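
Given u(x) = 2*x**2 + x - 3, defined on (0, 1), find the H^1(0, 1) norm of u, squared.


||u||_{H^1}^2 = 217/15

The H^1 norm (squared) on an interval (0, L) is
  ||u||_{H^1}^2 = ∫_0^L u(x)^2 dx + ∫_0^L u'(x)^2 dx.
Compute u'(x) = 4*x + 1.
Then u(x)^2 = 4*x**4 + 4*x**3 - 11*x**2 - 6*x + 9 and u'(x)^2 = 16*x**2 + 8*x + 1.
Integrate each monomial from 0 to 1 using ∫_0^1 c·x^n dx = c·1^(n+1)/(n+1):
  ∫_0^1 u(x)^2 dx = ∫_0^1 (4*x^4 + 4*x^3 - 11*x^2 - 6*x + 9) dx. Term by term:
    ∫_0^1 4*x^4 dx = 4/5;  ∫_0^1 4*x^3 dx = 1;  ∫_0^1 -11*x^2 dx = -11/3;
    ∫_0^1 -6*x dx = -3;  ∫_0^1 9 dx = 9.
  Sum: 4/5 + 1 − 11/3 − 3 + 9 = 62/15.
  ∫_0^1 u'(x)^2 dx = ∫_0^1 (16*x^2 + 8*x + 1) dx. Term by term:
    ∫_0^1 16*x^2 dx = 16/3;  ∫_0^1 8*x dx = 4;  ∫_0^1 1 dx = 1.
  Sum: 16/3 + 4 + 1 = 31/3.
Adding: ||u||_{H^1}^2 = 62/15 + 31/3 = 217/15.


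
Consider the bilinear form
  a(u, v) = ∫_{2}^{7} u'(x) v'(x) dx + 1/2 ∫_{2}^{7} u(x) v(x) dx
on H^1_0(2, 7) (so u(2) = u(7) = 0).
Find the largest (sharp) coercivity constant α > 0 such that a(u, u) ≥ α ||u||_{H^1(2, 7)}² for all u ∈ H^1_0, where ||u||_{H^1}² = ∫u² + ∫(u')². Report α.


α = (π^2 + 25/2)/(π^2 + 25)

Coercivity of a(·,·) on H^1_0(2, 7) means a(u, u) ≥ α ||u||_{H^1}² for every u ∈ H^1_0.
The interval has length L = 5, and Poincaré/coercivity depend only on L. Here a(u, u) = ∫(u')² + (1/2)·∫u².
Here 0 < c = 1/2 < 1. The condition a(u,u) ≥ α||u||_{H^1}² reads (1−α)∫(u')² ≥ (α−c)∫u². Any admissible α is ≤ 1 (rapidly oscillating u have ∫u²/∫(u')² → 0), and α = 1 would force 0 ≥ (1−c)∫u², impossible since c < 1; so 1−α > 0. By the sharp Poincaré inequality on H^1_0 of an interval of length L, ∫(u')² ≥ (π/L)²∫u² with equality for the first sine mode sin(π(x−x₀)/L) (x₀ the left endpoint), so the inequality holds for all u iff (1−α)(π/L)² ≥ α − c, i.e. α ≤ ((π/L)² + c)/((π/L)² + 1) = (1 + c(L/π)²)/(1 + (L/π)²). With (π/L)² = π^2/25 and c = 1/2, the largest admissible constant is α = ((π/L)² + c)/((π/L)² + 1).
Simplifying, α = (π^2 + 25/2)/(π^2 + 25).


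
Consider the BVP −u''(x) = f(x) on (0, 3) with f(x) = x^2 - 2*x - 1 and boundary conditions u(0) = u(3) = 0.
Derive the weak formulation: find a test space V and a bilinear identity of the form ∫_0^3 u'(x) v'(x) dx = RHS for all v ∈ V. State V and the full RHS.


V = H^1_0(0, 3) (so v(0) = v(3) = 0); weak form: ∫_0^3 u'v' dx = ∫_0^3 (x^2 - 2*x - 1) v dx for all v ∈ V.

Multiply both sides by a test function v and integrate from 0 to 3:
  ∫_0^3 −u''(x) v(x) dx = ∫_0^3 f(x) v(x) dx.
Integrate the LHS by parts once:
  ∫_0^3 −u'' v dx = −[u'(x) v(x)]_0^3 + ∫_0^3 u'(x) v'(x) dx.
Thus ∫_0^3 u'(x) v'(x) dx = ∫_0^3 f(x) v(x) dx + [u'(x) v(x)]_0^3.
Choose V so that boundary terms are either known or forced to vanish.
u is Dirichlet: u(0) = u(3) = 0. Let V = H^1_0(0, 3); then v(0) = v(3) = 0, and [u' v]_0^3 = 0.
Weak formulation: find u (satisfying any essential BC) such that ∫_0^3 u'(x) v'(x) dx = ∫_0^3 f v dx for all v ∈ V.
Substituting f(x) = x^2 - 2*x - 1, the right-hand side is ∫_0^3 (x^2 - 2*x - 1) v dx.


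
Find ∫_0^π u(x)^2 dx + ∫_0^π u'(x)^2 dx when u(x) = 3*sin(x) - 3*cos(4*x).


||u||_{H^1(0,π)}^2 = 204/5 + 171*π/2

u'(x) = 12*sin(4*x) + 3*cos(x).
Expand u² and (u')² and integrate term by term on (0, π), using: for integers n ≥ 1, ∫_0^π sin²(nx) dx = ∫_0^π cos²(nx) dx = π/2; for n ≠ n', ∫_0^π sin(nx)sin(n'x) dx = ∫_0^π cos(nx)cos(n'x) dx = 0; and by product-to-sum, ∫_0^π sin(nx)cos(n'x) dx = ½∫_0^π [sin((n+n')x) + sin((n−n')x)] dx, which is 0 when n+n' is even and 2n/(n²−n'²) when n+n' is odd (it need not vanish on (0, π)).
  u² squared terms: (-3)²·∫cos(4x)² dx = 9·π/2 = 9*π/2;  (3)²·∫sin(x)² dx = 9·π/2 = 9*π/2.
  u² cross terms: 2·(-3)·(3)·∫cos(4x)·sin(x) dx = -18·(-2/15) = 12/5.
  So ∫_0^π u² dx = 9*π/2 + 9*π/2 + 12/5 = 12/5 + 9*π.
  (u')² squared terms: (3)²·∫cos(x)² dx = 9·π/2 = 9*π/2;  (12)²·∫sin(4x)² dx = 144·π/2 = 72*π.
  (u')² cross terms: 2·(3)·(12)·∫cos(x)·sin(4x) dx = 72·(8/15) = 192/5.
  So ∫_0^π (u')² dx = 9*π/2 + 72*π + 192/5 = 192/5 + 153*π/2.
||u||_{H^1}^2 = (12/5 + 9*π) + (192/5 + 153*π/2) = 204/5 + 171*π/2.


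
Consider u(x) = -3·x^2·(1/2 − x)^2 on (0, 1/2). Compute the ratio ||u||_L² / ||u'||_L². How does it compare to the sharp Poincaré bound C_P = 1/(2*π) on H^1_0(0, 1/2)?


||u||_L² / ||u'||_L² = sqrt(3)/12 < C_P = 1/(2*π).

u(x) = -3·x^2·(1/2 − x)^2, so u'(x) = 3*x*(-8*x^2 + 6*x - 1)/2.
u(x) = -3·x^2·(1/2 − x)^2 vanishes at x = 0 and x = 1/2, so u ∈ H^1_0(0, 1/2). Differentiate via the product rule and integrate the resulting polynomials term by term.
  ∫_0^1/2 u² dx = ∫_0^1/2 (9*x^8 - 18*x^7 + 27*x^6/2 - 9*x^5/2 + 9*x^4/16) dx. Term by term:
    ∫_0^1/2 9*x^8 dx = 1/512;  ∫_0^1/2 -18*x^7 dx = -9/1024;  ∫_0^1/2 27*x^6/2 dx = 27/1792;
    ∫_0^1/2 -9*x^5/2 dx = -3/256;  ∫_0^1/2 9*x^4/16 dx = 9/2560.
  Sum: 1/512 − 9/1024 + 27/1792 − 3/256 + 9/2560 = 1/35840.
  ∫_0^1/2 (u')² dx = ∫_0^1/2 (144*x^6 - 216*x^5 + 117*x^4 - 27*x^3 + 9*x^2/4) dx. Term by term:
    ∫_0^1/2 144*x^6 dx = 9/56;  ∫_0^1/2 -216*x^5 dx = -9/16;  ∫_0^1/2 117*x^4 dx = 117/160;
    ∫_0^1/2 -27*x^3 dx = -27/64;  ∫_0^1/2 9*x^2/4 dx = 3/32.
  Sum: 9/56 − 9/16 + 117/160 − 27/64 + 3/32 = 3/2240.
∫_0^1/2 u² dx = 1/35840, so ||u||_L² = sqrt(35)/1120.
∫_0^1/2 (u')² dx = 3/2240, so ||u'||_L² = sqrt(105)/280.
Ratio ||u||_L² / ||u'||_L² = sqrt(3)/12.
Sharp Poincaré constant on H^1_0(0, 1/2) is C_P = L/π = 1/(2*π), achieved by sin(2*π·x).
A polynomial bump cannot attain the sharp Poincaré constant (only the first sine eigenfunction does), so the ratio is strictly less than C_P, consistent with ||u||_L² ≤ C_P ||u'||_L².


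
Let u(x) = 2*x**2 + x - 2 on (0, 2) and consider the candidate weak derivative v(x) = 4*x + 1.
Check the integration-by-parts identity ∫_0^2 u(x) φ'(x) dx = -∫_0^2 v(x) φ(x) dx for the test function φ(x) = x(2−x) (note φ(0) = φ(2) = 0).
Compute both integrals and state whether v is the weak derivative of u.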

==*==

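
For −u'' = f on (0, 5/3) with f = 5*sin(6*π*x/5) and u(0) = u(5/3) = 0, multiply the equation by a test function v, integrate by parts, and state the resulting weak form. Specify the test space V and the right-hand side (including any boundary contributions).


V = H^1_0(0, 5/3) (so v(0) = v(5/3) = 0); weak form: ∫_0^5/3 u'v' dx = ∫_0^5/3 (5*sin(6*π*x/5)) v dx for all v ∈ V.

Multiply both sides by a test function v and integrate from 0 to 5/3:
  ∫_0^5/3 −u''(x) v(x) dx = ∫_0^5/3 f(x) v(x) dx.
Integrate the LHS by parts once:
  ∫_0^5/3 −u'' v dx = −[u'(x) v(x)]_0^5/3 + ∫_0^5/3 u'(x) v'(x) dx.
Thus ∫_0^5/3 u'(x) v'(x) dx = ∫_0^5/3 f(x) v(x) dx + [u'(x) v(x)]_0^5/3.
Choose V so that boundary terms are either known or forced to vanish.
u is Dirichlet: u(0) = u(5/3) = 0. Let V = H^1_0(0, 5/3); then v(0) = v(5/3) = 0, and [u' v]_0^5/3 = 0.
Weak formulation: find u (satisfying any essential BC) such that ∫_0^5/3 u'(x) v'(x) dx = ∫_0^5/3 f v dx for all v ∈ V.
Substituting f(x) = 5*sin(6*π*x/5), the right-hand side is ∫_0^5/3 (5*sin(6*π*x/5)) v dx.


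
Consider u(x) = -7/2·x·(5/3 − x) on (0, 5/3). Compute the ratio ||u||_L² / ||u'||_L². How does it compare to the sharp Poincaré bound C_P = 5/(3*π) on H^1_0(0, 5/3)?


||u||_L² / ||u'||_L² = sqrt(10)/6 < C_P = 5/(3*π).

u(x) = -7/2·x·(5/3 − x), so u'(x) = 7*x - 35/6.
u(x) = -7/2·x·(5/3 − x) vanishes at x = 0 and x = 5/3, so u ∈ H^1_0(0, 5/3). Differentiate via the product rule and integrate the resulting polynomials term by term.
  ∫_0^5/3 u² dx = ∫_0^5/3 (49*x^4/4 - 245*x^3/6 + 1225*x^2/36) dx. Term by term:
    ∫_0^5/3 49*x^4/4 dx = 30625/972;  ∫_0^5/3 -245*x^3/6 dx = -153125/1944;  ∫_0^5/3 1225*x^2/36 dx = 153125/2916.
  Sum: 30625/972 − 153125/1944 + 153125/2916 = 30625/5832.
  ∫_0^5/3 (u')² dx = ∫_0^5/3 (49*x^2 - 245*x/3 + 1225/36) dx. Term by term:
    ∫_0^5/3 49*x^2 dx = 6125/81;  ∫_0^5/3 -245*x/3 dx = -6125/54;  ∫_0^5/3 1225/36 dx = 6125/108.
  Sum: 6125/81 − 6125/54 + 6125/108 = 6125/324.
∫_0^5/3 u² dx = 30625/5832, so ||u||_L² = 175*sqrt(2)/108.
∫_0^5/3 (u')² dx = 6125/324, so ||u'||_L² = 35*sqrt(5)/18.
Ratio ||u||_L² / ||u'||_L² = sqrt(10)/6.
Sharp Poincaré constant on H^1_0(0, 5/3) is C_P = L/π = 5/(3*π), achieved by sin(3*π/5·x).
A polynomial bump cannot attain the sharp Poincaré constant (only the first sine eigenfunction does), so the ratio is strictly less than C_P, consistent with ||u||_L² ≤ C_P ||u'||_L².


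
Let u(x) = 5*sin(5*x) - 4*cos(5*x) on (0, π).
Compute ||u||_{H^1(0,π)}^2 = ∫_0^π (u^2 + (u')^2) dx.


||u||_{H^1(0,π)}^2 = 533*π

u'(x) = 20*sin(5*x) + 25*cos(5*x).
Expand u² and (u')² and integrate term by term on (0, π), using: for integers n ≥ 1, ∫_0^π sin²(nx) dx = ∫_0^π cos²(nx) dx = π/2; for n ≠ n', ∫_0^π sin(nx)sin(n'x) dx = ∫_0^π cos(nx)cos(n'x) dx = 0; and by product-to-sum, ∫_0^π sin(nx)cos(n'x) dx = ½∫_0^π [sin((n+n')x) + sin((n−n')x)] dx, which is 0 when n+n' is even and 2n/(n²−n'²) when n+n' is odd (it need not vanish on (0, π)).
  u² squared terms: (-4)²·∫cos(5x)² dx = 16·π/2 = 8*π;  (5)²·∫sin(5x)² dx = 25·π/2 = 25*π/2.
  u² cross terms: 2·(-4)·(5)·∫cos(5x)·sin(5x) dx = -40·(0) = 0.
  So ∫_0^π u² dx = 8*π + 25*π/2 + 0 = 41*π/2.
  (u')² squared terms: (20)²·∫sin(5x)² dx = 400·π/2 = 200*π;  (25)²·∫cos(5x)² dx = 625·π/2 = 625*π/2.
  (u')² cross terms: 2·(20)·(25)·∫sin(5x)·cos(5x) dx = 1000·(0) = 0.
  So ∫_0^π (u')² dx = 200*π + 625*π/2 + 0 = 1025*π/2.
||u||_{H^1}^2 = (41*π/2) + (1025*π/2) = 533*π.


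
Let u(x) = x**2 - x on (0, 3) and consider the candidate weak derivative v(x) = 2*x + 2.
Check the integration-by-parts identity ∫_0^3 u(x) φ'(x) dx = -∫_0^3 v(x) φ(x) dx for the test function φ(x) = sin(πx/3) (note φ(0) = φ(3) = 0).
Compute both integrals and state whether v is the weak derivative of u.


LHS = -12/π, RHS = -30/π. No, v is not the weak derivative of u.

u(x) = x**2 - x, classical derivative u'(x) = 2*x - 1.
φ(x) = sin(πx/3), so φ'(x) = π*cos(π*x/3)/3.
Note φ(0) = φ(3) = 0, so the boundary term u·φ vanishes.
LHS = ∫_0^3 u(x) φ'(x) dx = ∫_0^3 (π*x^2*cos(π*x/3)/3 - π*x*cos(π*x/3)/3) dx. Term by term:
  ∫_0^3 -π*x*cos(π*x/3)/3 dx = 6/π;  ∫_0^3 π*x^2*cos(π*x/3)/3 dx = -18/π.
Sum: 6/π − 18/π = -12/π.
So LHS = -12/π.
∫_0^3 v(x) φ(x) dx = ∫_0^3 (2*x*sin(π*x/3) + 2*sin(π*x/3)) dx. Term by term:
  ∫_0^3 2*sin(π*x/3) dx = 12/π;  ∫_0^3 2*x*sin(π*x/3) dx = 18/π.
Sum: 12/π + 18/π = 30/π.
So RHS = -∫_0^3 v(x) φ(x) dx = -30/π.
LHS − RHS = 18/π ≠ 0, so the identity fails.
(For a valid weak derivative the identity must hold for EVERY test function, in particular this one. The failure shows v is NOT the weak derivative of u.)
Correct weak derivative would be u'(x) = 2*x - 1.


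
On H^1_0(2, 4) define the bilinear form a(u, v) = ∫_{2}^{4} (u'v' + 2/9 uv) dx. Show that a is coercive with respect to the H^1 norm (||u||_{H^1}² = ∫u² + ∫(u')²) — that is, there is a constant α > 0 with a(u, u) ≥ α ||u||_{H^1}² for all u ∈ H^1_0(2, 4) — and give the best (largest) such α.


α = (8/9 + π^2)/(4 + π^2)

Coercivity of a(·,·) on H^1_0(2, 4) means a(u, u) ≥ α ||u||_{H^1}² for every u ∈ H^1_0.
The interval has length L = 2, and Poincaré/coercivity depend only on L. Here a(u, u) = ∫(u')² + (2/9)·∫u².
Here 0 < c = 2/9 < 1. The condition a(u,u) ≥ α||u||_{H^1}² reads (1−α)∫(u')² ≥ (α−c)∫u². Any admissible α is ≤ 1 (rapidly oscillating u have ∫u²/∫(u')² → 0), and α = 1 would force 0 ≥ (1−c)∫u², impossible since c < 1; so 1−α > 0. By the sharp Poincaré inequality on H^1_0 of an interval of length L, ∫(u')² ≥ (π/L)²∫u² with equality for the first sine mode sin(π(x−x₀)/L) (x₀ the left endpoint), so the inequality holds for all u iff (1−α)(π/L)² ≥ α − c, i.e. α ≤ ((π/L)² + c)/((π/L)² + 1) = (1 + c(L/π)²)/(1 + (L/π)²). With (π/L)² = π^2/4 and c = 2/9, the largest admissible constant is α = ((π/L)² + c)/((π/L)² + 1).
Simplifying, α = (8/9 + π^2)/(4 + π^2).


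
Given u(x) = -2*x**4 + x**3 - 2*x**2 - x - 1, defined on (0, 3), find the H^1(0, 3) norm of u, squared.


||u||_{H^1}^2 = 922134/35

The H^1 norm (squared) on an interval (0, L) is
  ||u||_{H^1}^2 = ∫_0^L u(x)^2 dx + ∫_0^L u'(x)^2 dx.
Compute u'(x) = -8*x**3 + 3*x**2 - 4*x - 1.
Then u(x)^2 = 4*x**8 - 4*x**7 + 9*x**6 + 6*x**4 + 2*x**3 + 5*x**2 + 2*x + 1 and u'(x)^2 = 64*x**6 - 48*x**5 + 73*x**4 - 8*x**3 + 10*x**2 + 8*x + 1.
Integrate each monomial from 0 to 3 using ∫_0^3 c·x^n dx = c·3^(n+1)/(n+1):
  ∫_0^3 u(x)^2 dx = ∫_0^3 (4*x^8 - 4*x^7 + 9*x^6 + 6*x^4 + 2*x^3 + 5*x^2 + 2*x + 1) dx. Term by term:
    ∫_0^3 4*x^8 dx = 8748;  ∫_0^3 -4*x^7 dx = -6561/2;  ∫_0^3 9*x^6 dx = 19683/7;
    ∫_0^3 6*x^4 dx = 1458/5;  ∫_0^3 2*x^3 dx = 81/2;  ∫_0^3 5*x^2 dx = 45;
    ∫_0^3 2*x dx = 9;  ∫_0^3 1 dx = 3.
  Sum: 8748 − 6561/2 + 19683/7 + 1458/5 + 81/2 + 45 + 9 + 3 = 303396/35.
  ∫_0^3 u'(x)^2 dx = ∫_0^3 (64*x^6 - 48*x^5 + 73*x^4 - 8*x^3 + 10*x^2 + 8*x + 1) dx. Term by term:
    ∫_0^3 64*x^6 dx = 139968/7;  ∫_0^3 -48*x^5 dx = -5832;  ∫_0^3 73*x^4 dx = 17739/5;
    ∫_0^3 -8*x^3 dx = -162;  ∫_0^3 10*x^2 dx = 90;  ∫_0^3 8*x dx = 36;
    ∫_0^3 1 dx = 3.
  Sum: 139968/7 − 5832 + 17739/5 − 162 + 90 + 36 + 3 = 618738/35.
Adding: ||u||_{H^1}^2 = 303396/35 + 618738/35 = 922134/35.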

==*==

(Your assignment) From the material above, set down exactly the lines between the line holding "Let u(x) = 2*x**2" and the line holding "Check the integration-by-parts identity ∫_0^2", inclusive. Include nothing else.

(Answer to this problem)
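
Let u(x) = 2*x**2 + x - 2 on (0, 2) and consider the candidate weak derivative v(x) = 4*x + 1.
Check the integration-by-parts identity ∫_0^2 u(x) φ'(x) dx = -∫_0^2 v(x) φ(x) dx for the test function φ(x) = x(2−x) (note φ(0) = φ(2) = 0).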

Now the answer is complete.